> _WHAT NEEDS TO BE DONE_:
Would you return the lines between the one holding "Differentiate 2 *" and the one holding "Let F(x) = ∫ x/2-1", inclusive, and only those, exactly as they stand in the listing below?

> _RECORD SET_:

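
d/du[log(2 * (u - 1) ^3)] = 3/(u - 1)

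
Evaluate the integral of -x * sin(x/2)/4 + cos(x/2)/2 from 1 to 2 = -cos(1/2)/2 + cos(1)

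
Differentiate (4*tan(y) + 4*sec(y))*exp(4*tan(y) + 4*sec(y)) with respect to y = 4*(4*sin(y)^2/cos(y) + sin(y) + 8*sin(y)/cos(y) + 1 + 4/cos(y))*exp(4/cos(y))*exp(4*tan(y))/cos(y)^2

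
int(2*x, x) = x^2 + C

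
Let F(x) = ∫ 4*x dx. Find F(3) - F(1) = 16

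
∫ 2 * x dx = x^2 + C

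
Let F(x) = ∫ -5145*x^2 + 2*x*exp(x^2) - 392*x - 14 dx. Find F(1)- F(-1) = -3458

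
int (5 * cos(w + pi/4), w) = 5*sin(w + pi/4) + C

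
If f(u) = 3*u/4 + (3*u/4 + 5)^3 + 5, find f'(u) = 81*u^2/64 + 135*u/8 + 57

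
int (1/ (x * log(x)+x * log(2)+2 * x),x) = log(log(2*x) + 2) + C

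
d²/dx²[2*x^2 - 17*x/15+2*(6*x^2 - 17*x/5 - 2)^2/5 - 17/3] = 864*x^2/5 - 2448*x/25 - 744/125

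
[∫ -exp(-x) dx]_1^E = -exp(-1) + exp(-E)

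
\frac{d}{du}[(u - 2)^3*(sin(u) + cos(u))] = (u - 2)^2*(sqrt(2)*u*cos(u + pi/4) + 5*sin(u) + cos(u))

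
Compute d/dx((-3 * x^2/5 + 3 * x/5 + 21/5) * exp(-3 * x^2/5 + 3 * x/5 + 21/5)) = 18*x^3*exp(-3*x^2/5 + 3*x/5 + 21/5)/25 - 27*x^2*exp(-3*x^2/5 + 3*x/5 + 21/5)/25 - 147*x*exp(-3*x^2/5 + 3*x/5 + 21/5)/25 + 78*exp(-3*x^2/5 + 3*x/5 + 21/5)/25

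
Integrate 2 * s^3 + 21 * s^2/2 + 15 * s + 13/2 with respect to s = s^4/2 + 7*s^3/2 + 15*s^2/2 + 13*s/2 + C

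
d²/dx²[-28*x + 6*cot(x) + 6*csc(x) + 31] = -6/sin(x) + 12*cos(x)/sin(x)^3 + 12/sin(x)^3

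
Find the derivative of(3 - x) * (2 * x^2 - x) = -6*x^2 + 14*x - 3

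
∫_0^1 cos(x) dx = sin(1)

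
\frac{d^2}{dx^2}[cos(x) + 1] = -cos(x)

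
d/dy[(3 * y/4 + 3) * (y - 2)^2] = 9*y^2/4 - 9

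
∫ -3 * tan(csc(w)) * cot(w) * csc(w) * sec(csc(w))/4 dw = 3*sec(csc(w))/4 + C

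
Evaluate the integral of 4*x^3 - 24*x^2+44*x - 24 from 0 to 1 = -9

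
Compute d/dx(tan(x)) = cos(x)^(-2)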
--
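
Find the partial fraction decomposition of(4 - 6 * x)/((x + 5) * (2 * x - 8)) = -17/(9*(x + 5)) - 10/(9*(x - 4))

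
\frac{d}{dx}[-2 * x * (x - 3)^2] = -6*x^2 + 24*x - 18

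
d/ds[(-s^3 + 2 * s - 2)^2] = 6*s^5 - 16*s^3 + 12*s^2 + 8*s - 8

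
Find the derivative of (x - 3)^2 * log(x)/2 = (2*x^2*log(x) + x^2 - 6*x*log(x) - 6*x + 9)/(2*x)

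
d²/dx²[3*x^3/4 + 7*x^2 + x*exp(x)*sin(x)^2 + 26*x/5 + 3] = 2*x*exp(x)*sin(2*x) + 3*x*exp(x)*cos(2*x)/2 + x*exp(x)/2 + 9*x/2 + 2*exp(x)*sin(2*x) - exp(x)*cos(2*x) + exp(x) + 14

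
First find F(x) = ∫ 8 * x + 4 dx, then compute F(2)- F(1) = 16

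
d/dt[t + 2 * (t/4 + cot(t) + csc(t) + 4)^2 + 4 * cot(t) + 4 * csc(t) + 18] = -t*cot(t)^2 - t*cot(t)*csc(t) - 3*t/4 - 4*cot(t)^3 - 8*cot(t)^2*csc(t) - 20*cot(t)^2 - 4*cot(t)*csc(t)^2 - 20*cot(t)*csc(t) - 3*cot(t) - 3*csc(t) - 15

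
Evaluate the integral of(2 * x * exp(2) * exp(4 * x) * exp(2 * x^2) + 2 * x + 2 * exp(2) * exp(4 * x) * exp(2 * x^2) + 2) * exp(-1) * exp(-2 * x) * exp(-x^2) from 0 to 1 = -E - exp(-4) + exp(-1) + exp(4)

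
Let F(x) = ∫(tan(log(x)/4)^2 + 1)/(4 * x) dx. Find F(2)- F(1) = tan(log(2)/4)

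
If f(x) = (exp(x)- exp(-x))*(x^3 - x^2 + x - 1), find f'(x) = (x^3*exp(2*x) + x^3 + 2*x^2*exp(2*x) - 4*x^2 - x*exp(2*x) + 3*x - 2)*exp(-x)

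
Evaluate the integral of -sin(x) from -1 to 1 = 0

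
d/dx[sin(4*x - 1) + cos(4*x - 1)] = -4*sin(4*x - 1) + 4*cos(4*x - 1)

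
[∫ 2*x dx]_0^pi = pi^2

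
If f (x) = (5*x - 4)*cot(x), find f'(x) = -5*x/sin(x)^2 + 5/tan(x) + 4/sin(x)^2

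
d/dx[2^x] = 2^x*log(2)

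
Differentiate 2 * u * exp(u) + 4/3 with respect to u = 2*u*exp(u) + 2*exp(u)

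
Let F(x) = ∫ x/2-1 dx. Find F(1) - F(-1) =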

> _WRITTEN RESPONSE_:
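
Differentiate 2 * u * exp(u) + 4/3 with respect to u = 2*u*exp(u) + 2*exp(u)

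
Let F(x) = ∫ x/2-1 dx. Find F(1) - F(-1) =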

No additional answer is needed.